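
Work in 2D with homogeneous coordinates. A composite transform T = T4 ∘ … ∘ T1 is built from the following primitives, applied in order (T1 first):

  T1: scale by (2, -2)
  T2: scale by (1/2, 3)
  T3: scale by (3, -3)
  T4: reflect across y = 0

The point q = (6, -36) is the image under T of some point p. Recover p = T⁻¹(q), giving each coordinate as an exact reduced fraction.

p = (2, 2)

T1 = [2 0 0; 0 -2 0; 0 0 1]
T2·T1 = [1 0 0; 0 -6 0; 0 0 1]
T3·…·T1 = [3 0 0; 0 18 0; 0 0 1]
T4·…·T1 = [3 0 0; 0 -18 0; 0 0 1]
det M = -54; M⁻¹ = [1/3 0 0; 0 -1/18 0; 0 0 1]
M⁻¹ · (6, -36)ᵀ = (2, 2)ᵀ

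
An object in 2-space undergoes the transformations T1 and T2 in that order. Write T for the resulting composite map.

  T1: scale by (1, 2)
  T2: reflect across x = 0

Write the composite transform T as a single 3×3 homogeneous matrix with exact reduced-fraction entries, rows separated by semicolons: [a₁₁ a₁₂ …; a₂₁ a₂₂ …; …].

T = [-1 0 0; 0 2 0; 0 0 1]

T1 = [1 0 0; 0 2 0; 0 0 1]
T2·T1 = [-1 0 0; 0 2 0; 0 0 1]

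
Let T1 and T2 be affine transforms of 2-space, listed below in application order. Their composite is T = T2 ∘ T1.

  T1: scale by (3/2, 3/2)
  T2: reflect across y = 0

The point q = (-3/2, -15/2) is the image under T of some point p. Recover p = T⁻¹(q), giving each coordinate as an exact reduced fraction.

p = (-1, 5)

T1 = [3/2 0 0; 0 3/2 0; 0 0 1]
T2·T1 = [3/2 0 0; 0 -3/2 0; 0 0 1]
det M = -9/4; M⁻¹ = [2/3 0 0; 0 -2/3 0; 0 0 1]
M⁻¹ · (-3/2, -15/2)ᵀ = (-1, 5)ᵀ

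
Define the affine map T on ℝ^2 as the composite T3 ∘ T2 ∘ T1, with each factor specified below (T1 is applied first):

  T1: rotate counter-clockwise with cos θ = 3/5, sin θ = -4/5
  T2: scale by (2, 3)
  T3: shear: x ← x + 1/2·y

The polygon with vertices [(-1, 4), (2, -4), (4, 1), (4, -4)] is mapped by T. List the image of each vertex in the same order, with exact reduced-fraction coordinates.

T1 rotate counter-clockwise with cos θ = 3/5, sin θ = -4/5: (-1, 4) → (13/5, 16/5); (2, -4) → (-2, -4); (4, 1) → (16/5, -13/5); (4, -4) → (-4/5, -28/5)
T2 scale by (2, 3): (13/5, 16/5) → (26/5, 48/5); (-2, -4) → (-4, -12); (16/5, -13/5) → (32/5, -39/5); (-4/5, -28/5) → (-8/5, -84/5)
T3 shear: x ← x + 1/2·y: (26/5, 48/5) → (10, 48/5); (-4, -12) → (-10, -12); (32/5, -39/5) → (5/2, -39/5); (-8/5, -84/5) → (-10, -84/5)

image vertices: (10, 48/5), (-10, -12), (5/2, -39/5), (-10, -84/5)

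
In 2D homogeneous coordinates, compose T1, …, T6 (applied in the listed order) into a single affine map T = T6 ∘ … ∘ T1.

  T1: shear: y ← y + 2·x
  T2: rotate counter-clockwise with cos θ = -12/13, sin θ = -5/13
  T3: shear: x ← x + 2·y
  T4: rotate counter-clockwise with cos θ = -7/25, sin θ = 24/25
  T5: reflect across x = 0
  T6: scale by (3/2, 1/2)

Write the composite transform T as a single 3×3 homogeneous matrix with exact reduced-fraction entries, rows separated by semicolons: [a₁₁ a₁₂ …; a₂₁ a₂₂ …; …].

T = [-1674/325 -1263/650 0; -1237/650 -186/325 0; 0 0 1]

T1 = [1 0 0; 2 1 0; 0 0 1]
T2·T1 = [-2/13 5/13 0; -29/13 -12/13 0; 0 0 1]
T3·…·T1 = [-60/13 -19/13 0; -29/13 -12/13 0; 0 0 1]
T4·…·T1 = [1116/325 421/325 0; -1237/325 -372/325 0; 0 0 1]
T5·…·T1 = [-1116/325 -421/325 0; -1237/325 -372/325 0; 0 0 1]
T6·…·T1 = [-1674/325 -1263/650 0; -1237/650 -186/325 0; 0 0 1]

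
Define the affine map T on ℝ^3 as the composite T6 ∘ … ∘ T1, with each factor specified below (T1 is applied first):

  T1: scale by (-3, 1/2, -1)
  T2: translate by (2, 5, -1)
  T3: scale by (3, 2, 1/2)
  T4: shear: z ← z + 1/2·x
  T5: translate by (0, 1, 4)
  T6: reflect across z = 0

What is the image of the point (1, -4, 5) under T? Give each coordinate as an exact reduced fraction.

T1 scale by (-3, 1/2, -1): (1, -4, 5) → (-3, -2, -5)
T2 translate by (2, 5, -1): (-3, -2, -5) → (-1, 3, -6)
T3 scale by (3, 2, 1/2): (-1, 3, -6) → (-3, 6, -3)
T4 shear: z ← z + 1/2·x: (-3, 6, -3) → (-3, 6, -9/2)
T5 translate by (0, 1, 4): (-3, 6, -9/2) → (-3, 7, -1/2)
T6 reflect across z = 0: (-3, 7, -1/2) → (-3, 7, 1/2)

T(p) = (-3, 7, 1/2)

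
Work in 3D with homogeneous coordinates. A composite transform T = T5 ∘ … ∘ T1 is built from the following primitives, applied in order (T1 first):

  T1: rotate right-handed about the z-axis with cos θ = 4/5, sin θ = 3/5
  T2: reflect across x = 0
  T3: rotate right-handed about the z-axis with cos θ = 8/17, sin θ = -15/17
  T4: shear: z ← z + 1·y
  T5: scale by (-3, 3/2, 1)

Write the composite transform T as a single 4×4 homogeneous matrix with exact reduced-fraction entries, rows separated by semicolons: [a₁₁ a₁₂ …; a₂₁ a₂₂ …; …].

T = [-39/85 -252/85 0 0; 126/85 -39/170 0 0; 84/85 -13/85 1 0; 0 0 0 1]

T1 = [4/5 -3/5 0 0; 3/5 4/5 0 0; 0 0 1 0; 0 0 0 1]
T2·T1 = [-4/5 3/5 0 0; 3/5 4/5 0 0; 0 0 1 0; 0 0 0 1]
T3·…·T1 = [13/85 84/85 0 0; 84/85 -13/85 0 0; 0 0 1 0; 0 0 0 1]
T4·…·T1 = [13/85 84/85 0 0; 84/85 -13/85 0 0; 84/85 -13/85 1 0; 0 0 0 1]
T5·…·T1 = [-39/85 -252/85 0 0; 126/85 -39/170 0 0; 84/85 -13/85 1 0; 0 0 0 1]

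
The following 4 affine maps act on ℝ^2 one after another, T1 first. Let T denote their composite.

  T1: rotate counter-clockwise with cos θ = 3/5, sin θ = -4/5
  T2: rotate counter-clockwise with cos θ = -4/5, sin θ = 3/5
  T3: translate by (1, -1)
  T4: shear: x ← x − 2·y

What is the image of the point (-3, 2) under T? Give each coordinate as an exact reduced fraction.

T(p) = (7, -4)

T1 rotate counter-clockwise with cos θ = 3/5, sin θ = -4/5: (-3, 2) → (-1/5, 18/5)
T2 rotate counter-clockwise with cos θ = -4/5, sin θ = 3/5: (-1/5, 18/5) → (-2, -3)
T3 translate by (1, -1): (-2, -3) → (-1, -4)
T4 shear: x ← x − 2·y: (-1, -4) → (7, -4)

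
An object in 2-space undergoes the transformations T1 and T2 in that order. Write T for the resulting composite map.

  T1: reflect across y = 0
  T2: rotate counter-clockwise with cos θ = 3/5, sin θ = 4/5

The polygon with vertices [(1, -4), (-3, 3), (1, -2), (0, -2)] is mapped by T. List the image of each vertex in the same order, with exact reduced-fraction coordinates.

T1 reflect across y = 0: (1, -4) → (1, 4); (-3, 3) → (-3, -3); (1, -2) → (1, 2); (0, -2) → (0, 2)
T2 rotate counter-clockwise with cos θ = 3/5, sin θ = 4/5: (1, 4) → (-13/5, 16/5); (-3, -3) → (3/5, -21/5); (1, 2) → (-1, 2); (0, 2) → (-8/5, 6/5)

image vertices: (-13/5, 16/5), (3/5, -21/5), (-1, 2), (-8/5, 6/5)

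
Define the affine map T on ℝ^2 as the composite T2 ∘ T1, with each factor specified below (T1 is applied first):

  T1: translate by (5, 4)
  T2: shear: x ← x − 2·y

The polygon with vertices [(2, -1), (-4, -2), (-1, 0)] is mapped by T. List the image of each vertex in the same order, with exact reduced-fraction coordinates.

T1 translate by (5, 4): (2, -1) → (7, 3); (-4, -2) → (1, 2); (-1, 0) → (4, 4)
T2 shear: x ← x − 2·y: (7, 3) → (1, 3); (1, 2) → (-3, 2); (4, 4) → (-4, 4)

image vertices: (1, 3), (-3, 2), (-4, 4)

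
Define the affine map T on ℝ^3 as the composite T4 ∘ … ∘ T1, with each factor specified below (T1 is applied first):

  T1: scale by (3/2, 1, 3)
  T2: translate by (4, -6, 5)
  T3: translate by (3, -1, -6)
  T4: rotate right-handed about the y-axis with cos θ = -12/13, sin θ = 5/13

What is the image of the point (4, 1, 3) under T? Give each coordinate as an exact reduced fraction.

T(p) = (-116/13, -6, -161/13)

T1 scale by (3/2, 1, 3): (4, 1, 3) → (6, 1, 9)
T2 translate by (4, -6, 5): (6, 1, 9) → (10, -5, 14)
T3 translate by (3, -1, -6): (10, -5, 14) → (13, -6, 8)
T4 rotate right-handed about the y-axis with cos θ = -12/13, sin θ = 5/13: (13, -6, 8) → (-116/13, -6, -161/13)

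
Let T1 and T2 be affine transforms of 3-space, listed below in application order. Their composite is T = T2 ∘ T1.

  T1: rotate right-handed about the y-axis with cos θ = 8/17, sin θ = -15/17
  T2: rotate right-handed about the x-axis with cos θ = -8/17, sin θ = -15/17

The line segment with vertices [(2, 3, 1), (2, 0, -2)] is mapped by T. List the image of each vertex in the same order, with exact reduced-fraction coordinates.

T1 rotate right-handed about the y-axis with cos θ = 8/17, sin θ = -15/17: (2, 3, 1) → (1/17, 3, 38/17); (2, 0, -2) → (46/17, 0, 14/17)
T2 rotate right-handed about the x-axis with cos θ = -8/17, sin θ = -15/17: (1/17, 3, 38/17) → (1/17, 162/289, -1069/289); (46/17, 0, 14/17) → (46/17, 210/289, -112/289)

image vertices: (1/17, 162/289, -1069/289), (46/17, 210/289, -112/289)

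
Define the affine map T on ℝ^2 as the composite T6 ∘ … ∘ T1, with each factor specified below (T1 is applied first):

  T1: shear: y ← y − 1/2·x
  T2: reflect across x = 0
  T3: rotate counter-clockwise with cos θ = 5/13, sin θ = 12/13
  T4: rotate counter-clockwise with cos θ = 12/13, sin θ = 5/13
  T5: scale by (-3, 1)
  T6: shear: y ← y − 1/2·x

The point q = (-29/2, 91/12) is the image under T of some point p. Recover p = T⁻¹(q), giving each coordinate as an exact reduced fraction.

p = (-1/3, -5)

T1 = [1 0 0; -1/2 1 0; 0 0 1]
T2·T1 = [-1 0 0; -1/2 1 0; 0 0 1]
T3·…·T1 = [1/13 -12/13 0; -29/26 5/13 0; 0 0 1]
T4·…·T1 = [1/2 -1 0; -1 0 0; 0 0 1]
T5·…·T1 = [-3/2 3 0; -1 0 0; 0 0 1]
T6·…·T1 = [-3/2 3 0; -1/4 -3/2 0; 0 0 1]
det M = 3; M⁻¹ = [-1/2 -1 0; 1/12 -1/2 0; 0 0 1]
M⁻¹ · (-29/2, 91/12)ᵀ = (-1/3, -5)ᵀ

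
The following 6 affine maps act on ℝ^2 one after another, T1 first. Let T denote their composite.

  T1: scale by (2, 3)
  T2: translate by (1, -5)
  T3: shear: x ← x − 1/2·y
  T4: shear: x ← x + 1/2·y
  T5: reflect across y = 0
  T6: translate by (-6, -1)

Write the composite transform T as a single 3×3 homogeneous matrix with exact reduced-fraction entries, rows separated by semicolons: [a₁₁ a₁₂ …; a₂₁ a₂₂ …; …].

T = [2 0 -5; 0 -3 4; 0 0 1]

T1 = [2 0 0; 0 3 0; 0 0 1]
T2·T1 = [2 0 1; 0 3 -5; 0 0 1]
T3·…·T1 = [2 -3/2 7/2; 0 3 -5; 0 0 1]
T4·…·T1 = [2 0 1; 0 3 -5; 0 0 1]
T5·…·T1 = [2 0 1; 0 -3 5; 0 0 1]
T6·…·T1 = [2 0 -5; 0 -3 4; 0 0 1]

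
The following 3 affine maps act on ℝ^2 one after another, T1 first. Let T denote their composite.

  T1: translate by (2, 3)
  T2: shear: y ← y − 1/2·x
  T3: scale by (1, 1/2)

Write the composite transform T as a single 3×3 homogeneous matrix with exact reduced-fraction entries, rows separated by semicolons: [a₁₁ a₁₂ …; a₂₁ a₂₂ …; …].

T1 = [1 0 2; 0 1 3; 0 0 1]
T2·T1 = [1 0 2; -1/2 1 2; 0 0 1]
T3·…·T1 = [1 0 2; -1/4 1/2 1; 0 0 1]

T = [1 0 2; -1/4 1/2 1; 0 0 1]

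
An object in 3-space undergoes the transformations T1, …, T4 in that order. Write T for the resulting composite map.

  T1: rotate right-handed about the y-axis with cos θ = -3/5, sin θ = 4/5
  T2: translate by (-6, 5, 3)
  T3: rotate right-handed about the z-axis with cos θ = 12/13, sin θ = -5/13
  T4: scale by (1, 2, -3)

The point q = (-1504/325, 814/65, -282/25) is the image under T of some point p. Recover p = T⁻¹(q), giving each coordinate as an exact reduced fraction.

T1 = [-3/5 0 4/5 0; 0 1 0 0; -4/5 0 -3/5 0; 0 0 0 1]
T2·T1 = [-3/5 0 4/5 -6; 0 1 0 5; -4/5 0 -3/5 3; 0 0 0 1]
T3·…·T1 = [-36/65 5/13 48/65 -47/13; 3/13 12/13 -4/13 90/13; -4/5 0 -3/5 3; 0 0 0 1]
T4·…·T1 = [-36/65 5/13 48/65 -47/13; 6/13 24/13 -8/13 180/13; 12/5 0 9/5 -9; 0 0 0 1]
det M = -6; M⁻¹ = [-36/65 3/26 4/15 -6/5; 5/13 6/13 0 -5; 48/65 -2/13 1/5 33/5; 0 0 0 1]
M⁻¹ · (-1504/325, 814/65, -282/25)ᵀ = (-1/5, -1, -1)ᵀ

p = (-1/5, -1, -1)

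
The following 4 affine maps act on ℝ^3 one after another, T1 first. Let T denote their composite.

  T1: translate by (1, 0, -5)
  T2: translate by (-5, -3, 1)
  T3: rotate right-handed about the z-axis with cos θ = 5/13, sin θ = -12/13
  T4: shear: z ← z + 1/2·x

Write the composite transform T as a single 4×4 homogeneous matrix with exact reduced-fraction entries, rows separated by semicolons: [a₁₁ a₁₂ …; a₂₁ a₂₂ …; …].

T = [5/13 12/13 0 -56/13; -12/13 5/13 0 33/13; 5/26 6/13 1 -80/13; 0 0 0 1]

T1 = [1 0 0 1; 0 1 0 0; 0 0 1 -5; 0 0 0 1]
T2·T1 = [1 0 0 -4; 0 1 0 -3; 0 0 1 -4; 0 0 0 1]
T3·…·T1 = [5/13 12/13 0 -56/13; -12/13 5/13 0 33/13; 0 0 1 -4; 0 0 0 1]
T4·…·T1 = [5/13 12/13 0 -56/13; -12/13 5/13 0 33/13; 5/26 6/13 1 -80/13; 0 0 0 1]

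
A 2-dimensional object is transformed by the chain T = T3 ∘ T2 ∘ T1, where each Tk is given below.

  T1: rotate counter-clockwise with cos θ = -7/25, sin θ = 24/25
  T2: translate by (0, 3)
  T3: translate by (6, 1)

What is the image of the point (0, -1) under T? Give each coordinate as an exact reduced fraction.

T(p) = (174/25, 107/25)

T1 rotate counter-clockwise with cos θ = -7/25, sin θ = 24/25: (0, -1) → (24/25, 7/25)
T2 translate by (0, 3): (24/25, 7/25) → (24/25, 82/25)
T3 translate by (6, 1): (24/25, 82/25) → (174/25, 107/25)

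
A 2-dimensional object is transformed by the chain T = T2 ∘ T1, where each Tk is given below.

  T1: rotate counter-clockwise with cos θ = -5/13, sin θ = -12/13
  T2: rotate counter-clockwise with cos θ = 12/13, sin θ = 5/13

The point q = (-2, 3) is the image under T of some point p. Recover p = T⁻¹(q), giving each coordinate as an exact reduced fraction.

T1 = [-5/13 12/13 0; -12/13 -5/13 0; 0 0 1]
T2·T1 = [0 1 0; -1 0 0; 0 0 1]
det M = 1; M⁻¹ = [0 -1 0; 1 0 0; 0 0 1]
M⁻¹ · (-2, 3)ᵀ = (-3, -2)ᵀ

p = (-3, -2)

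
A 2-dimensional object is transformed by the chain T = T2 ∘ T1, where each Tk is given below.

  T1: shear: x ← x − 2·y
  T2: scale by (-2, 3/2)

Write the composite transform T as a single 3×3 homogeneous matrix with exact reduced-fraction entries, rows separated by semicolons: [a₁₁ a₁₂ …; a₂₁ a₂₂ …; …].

T = [-2 4 0; 0 3/2 0; 0 0 1]

T1 = [1 -2 0; 0 1 0; 0 0 1]
T2·T1 = [-2 4 0; 0 3/2 0; 0 0 1]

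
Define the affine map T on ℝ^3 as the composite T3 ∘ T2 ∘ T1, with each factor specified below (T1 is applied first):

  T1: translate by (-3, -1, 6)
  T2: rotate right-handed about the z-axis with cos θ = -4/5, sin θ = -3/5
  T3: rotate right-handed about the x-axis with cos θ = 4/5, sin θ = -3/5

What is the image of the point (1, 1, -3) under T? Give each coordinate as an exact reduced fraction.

T1 translate by (-3, -1, 6): (1, 1, -3) → (-2, 0, 3)
T2 rotate right-handed about the z-axis with cos θ = -4/5, sin θ = -3/5: (-2, 0, 3) → (8/5, 6/5, 3)
T3 rotate right-handed about the x-axis with cos θ = 4/5, sin θ = -3/5: (8/5, 6/5, 3) → (8/5, 69/25, 42/25)

T(p) = (8/5, 69/25, 42/25)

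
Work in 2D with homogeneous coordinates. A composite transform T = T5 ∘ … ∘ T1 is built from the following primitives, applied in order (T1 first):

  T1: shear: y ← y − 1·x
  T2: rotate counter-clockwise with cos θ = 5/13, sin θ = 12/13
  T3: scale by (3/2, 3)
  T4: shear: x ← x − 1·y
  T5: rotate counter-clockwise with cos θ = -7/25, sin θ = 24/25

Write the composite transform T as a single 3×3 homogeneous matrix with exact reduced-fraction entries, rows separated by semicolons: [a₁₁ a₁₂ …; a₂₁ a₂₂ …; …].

T = [-1071/650 -129/325 0; -3/25 -69/25 0; 0 0 1]

T1 = [1 0 0; -1 1 0; 0 0 1]
T2·T1 = [17/13 -12/13 0; 7/13 5/13 0; 0 0 1]
T3·…·T1 = [51/26 -18/13 0; 21/13 15/13 0; 0 0 1]
T4·…·T1 = [9/26 -33/13 0; 21/13 15/13 0; 0 0 1]
T5·…·T1 = [-1071/650 -129/325 0; -3/25 -69/25 0; 0 0 1]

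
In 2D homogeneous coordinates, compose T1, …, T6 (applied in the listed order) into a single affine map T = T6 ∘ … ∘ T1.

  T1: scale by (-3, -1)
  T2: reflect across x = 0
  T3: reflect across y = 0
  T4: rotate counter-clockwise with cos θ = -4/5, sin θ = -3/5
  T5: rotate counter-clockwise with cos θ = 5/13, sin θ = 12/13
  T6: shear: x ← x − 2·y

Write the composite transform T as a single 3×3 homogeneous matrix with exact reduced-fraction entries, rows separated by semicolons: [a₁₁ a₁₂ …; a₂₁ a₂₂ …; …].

T = [426/65 31/65 0; -189/65 16/65 0; 0 0 1]

T1 = [-3 0 0; 0 -1 0; 0 0 1]
T2·T1 = [3 0 0; 0 -1 0; 0 0 1]
T3·…·T1 = [3 0 0; 0 1 0; 0 0 1]
T4·…·T1 = [-12/5 3/5 0; -9/5 -4/5 0; 0 0 1]
T5·…·T1 = [48/65 63/65 0; -189/65 16/65 0; 0 0 1]
T6·…·T1 = [426/65 31/65 0; -189/65 16/65 0; 0 0 1]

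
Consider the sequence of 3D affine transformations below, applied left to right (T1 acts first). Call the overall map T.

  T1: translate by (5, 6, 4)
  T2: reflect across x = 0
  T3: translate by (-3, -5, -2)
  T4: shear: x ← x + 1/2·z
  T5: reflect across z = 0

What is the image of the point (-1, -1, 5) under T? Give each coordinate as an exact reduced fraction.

T(p) = (-7/2, 0, -7)

T1 translate by (5, 6, 4): (-1, -1, 5) → (4, 5, 9)
T2 reflect across x = 0: (4, 5, 9) → (-4, 5, 9)
T3 translate by (-3, -5, -2): (-4, 5, 9) → (-7, 0, 7)
T4 shear: x ← x + 1/2·z: (-7, 0, 7) → (-7/2, 0, 7)
T5 reflect across z = 0: (-7/2, 0, 7) → (-7/2, 0, -7)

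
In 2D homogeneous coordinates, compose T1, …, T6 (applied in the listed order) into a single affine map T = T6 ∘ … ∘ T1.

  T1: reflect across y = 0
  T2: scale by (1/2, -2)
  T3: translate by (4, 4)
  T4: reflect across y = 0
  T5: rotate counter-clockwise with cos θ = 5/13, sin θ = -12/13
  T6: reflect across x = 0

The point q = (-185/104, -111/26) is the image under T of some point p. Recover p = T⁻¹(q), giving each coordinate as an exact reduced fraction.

p = (5/4, -2)

T1 = [1 0 0; 0 -1 0; 0 0 1]
T2·T1 = [1/2 0 0; 0 2 0; 0 0 1]
T3·…·T1 = [1/2 0 4; 0 2 4; 0 0 1]
T4·…·T1 = [1/2 0 4; 0 -2 -4; 0 0 1]
T5·…·T1 = [5/26 -24/13 -28/13; -6/13 -10/13 -68/13; 0 0 1]
T6·…·T1 = [-5/26 24/13 28/13; -6/13 -10/13 -68/13; 0 0 1]
det M = 1; M⁻¹ = [-10/13 -24/13 -8; 6/13 -5/26 -2; 0 0 1]
M⁻¹ · (-185/104, -111/26)ᵀ = (5/4, -2)ᵀ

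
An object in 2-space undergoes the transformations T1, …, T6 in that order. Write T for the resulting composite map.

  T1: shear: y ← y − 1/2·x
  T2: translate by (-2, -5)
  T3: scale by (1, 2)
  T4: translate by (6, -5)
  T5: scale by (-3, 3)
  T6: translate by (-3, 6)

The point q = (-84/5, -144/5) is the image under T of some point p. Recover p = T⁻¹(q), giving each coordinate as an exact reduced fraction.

T1 = [1 0 0; -1/2 1 0; 0 0 1]
T2·T1 = [1 0 -2; -1/2 1 -5; 0 0 1]
T3·…·T1 = [1 0 -2; -1 2 -10; 0 0 1]
T4·…·T1 = [1 0 4; -1 2 -15; 0 0 1]
T5·…·T1 = [-3 0 -12; -3 6 -45; 0 0 1]
T6·…·T1 = [-3 0 -15; -3 6 -39; 0 0 1]
det M = -18; M⁻¹ = [-1/3 0 -5; -1/6 1/6 4; 0 0 1]
M⁻¹ · (-84/5, -144/5)ᵀ = (3/5, 2)ᵀ

p = (3/5, 2)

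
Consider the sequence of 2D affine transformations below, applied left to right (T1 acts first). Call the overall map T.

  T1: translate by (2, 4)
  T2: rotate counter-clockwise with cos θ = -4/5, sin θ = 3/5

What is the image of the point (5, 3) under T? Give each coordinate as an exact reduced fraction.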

---------------

> **WHAT THIS TASK INVOLVES**: Among the lines of the data above, find those with the word "after" and show them.

> **TASK ANSWER**:
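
The following 4 affine maps act on ℝ^2 one after another, T1 first. Let T denote their composite.
The following 6 affine maps act on ℝ^2 one after another, T1 first. Let T denote their composite.
The following 3 affine maps act on ℝ^2 one after another, T1 first. Let T denote their composite.
The following 4 affine maps act on ℝ^3 one after another, T1 first. Let T denote their composite.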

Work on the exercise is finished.